** Opening RECORD EXTRACTS block **

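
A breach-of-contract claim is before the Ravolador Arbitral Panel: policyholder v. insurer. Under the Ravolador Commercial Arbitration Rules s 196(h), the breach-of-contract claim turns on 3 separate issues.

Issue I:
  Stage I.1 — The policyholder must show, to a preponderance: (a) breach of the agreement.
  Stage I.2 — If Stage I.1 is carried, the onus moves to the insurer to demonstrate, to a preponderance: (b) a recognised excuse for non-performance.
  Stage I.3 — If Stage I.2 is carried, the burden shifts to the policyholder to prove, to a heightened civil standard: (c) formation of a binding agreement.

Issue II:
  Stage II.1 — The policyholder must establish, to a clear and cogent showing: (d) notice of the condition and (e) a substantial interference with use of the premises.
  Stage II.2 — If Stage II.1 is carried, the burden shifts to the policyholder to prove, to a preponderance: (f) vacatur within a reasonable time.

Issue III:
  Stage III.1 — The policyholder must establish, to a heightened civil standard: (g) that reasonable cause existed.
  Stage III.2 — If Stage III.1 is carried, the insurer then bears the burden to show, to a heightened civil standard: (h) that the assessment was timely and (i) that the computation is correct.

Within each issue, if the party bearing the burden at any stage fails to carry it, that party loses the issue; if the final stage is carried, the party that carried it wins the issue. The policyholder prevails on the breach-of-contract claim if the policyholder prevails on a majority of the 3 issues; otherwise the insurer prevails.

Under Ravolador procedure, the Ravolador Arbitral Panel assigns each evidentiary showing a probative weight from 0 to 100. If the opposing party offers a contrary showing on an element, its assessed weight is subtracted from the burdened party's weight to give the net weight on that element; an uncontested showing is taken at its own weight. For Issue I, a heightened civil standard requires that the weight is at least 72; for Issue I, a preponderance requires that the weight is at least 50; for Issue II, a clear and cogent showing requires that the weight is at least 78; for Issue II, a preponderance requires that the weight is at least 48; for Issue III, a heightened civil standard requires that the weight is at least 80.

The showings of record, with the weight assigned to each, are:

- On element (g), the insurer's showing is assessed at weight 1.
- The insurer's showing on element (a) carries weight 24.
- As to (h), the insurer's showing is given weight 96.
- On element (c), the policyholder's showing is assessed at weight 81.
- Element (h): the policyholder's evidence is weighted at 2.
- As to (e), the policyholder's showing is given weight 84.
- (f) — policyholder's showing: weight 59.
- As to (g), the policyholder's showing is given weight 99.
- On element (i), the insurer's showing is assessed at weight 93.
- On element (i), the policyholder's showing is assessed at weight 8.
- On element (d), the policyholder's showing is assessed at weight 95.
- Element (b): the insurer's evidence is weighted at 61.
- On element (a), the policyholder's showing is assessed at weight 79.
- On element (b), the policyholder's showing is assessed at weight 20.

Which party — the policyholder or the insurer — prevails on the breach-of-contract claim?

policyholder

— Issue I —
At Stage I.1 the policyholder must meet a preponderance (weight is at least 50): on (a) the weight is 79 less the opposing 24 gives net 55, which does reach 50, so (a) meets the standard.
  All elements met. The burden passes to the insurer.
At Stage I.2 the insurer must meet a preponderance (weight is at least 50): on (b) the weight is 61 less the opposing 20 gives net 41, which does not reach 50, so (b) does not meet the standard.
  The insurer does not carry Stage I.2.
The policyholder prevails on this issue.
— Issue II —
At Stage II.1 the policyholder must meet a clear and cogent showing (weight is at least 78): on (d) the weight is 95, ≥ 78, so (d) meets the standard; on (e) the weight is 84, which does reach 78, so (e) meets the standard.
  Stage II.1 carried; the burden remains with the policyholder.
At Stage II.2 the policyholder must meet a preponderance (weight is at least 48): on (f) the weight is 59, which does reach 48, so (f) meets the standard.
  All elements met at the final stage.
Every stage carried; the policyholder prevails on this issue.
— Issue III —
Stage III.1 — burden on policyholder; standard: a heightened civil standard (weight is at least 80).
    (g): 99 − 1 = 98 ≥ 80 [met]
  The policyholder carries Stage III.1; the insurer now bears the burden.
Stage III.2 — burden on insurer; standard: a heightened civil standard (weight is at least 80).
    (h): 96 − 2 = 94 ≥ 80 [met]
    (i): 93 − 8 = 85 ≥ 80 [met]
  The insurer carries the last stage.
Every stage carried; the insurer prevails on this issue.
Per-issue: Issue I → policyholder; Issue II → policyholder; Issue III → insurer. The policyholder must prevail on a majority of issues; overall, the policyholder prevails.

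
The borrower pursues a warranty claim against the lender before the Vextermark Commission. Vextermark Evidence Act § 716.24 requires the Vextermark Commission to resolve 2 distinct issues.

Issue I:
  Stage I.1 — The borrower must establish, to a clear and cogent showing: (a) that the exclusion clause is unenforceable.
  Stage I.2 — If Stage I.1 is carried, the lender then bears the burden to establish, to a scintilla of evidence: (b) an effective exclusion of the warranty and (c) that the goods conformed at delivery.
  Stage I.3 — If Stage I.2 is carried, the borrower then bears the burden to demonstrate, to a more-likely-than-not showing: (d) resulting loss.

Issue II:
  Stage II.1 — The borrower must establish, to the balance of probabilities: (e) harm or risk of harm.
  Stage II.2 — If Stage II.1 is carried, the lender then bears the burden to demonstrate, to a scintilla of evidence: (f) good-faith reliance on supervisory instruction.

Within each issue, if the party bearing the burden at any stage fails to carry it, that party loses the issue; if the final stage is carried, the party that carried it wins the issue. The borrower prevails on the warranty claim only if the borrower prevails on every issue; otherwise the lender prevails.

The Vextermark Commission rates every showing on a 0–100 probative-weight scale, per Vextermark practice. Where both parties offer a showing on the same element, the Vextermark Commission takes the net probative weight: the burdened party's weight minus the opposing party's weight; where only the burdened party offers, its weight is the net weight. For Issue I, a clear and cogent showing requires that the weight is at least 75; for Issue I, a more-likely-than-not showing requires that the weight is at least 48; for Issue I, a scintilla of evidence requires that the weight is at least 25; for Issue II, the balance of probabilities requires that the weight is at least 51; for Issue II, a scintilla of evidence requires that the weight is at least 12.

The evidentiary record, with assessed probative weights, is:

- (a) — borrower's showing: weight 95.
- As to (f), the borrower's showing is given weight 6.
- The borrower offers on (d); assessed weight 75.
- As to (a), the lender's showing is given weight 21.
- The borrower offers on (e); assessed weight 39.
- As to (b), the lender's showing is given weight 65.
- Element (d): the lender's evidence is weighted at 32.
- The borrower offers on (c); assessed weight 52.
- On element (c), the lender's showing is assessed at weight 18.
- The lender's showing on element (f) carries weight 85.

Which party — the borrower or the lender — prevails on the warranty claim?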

** Closing RECORD EXTRACTS block **

# TASK ITEM
Transcription of the entire listing, word for word, is required.

# FINAL ANSWER
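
A breach-of-contract claim is before the Ravolador Arbitral Panel: policyholder v. insurer. Under the Ravolador Commercial Arbitration Rules s 196(h), the breach-of-contract claim turns on 3 separate issues.

Issue I:
  Stage I.1 — The policyholder must show, to a preponderance: (a) breach of the agreement.
  Stage I.2 — If Stage I.1 is carried, the onus moves to the insurer to demonstrate, to a preponderance: (b) a recognised excuse for non-performance.
  Stage I.3 — If Stage I.2 is carried, the burden shifts to the policyholder to prove, to a heightened civil standard: (c) formation of a binding agreement.

Issue II:
  Stage II.1 — The policyholder must establish, to a clear and cogent showing: (d) notice of the condition and (e) a substantial interference with use of the premises.
  Stage II.2 — If Stage II.1 is carried, the burden shifts to the policyholder to prove, to a preponderance: (f) vacatur within a reasonable time.

Issue III:
  Stage III.1 — The policyholder must establish, to a heightened civil standard: (g) that reasonable cause existed.
  Stage III.2 — If Stage III.1 is carried, the insurer then bears the burden to show, to a heightened civil standard: (h) that the assessment was timely and (i) that the computation is correct.

Within each issue, if the party bearing the burden at any stage fails to carry it, that party loses the issue; if the final stage is carried, the party that carried it wins the issue. The policyholder prevails on the breach-of-contract claim if the policyholder prevails on a majority of the 3 issues; otherwise the insurer prevails.

Under Ravolador procedure, the Ravolador Arbitral Panel assigns each evidentiary showing a probative weight from 0 to 100. If the opposing party offers a contrary showing on an element, its assessed weight is subtracted from the burdened party's weight to give the net weight on that element; an uncontested showing is taken at its own weight. For Issue I, a heightened civil standard requires that the weight is at least 72; for Issue I, a preponderance requires that the weight is at least 50; for Issue II, a clear and cogent showing requires that the weight is at least 78; for Issue II, a preponderance requires that the weight is at least 48; for Issue III, a heightened civil standard requires that the weight is at least 80.

The showings of record, with the weight assigned to each, are:

- On element (g), the insurer's showing is assessed at weight 1.
- The insurer's showing on element (a) carries weight 24.
- As to (h), the insurer's showing is given weight 96.
- On element (c), the policyholder's showing is assessed at weight 81.
- Element (h): the policyholder's evidence is weighted at 2.
- As to (e), the policyholder's showing is given weight 84.
- (f) — policyholder's showing: weight 59.
- As to (g), the policyholder's showing is given weight 99.
- On element (i), the insurer's showing is assessed at weight 93.
- On element (i), the policyholder's showing is assessed at weight 8.
- On element (d), the policyholder's showing is assessed at weight 95.
- Element (b): the insurer's evidence is weighted at 61.
- On element (a), the policyholder's showing is assessed at weight 79.
- On element (b), the policyholder's showing is assessed at weight 20.

Which party — the policyholder or the insurer — prevails on the breach-of-contract claim?

policyholder

— Issue I —
At Stage I.1 the policyholder must meet a preponderance (weight is at least 50): on (a) the weight is 79 less the opposing 24 gives net 55, which does reach 50, so (a) meets the standard.
  All elements met. The burden passes to the insurer.
At Stage I.2 the insurer must meet a preponderance (weight is at least 50): on (b) the weight is 61 less the opposing 20 gives net 41, which does not reach 50, so (b) does not meet the standard.
  The insurer does not carry Stage I.2.
The policyholder prevails on this issue.
— Issue II —
At Stage II.1 the policyholder must meet a clear and cogent showing (weight is at least 78): on (d) the weight is 95, ≥ 78, so (d) meets the standard; on (e) the weight is 84, which does reach 78, so (e) meets the standard.
  Stage II.1 carried; the burden remains with the policyholder.
At Stage II.2 the policyholder must meet a preponderance (weight is at least 48): on (f) the weight is 59, which does reach 48, so (f) meets the standard.
  All elements met at the final stage.
Every stage carried; the policyholder prevails on this issue.
— Issue III —
Stage III.1 — burden on policyholder; standard: a heightened civil standard (weight is at least 80).
    (g): 99 − 1 = 98 ≥ 80 [met]
  The policyholder carries Stage III.1; the insurer now bears the burden.
Stage III.2 — burden on insurer; standard: a heightened civil standard (weight is at least 80).
    (h): 96 − 2 = 94 ≥ 80 [met]
    (i): 93 − 8 = 85 ≥ 80 [met]
  The insurer carries the last stage.
Every stage carried; the insurer prevails on this issue.
Per-issue: Issue I → policyholder; Issue II → policyholder; Issue III → insurer. The policyholder must prevail on a majority of issues; overall, the policyholder prevails.

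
The borrower pursues a warranty claim against the lender before the Vextermark Commission. Vextermark Evidence Act § 716.24 requires the Vextermark Commission to resolve 2 distinct issues.

Issue I:
  Stage I.1 — The borrower must establish, to a clear and cogent showing: (a) that the exclusion clause is unenforceable.
  Stage I.2 — If Stage I.1 is carried, the lender then bears the burden to establish, to a scintilla of evidence: (b) an effective exclusion of the warranty and (c) that the goods conformed at delivery.
  Stage I.3 — If Stage I.2 is carried, the borrower then bears the burden to demonstrate, to a more-likely-than-not showing: (d) resulting loss.

Issue II:
  Stage II.1 — The borrower must establish, to the balance of probabilities: (e) harm or risk of harm.
  Stage II.2 — If Stage II.1 is carried, the lender then bears the burden to demonstrate, to a scintilla of evidence: (f) good-faith reliance on supervisory instruction.

Within each issue, if the party bearing the burden at any stage fails to carry it, that party loses the issue; if the final stage is carried, the party that carried it wins the issue. The borrower prevails on the warranty claim only if the borrower prevails on every issue; otherwise the lender prevails.

The Vextermark Commission rates every showing on a 0–100 probative-weight scale, per Vextermark practice. Where both parties offer a showing on the same element, the Vextermark Commission takes the net probative weight: the burdened party's weight minus the opposing party's weight; where only the burdened party offers, its weight is the net weight. For Issue I, a clear and cogent showing requires that the weight is at least 75; for Issue I, a more-likely-than-not showing requires that the weight is at least 48; for Issue I, a scintilla of evidence requires that the weight is at least 25; for Issue II, the balance of probabilities requires that the weight is at least 51; for Issue II, a scintilla of evidence requires that the weight is at least 12.

The evidentiary record, with assessed probative weights, is:

- (a) — borrower's showing: weight 95.
- As to (f), the borrower's showing is given weight 6.
- The borrower offers on (d); assessed weight 75.
- As to (a), the lender's showing is given weight 21.
- The borrower offers on (e); assessed weight 39.
- As to (b), the lender's showing is given weight 65.
- Element (d): the lender's evidence is weighted at 32.
- The borrower offers on (c); assessed weight 52.
- On element (c), the lender's showing is assessed at weight 18.
- The lender's showing on element (f) carries weight 85.

Which party — the borrower or the lender — prevails on the warranty claim?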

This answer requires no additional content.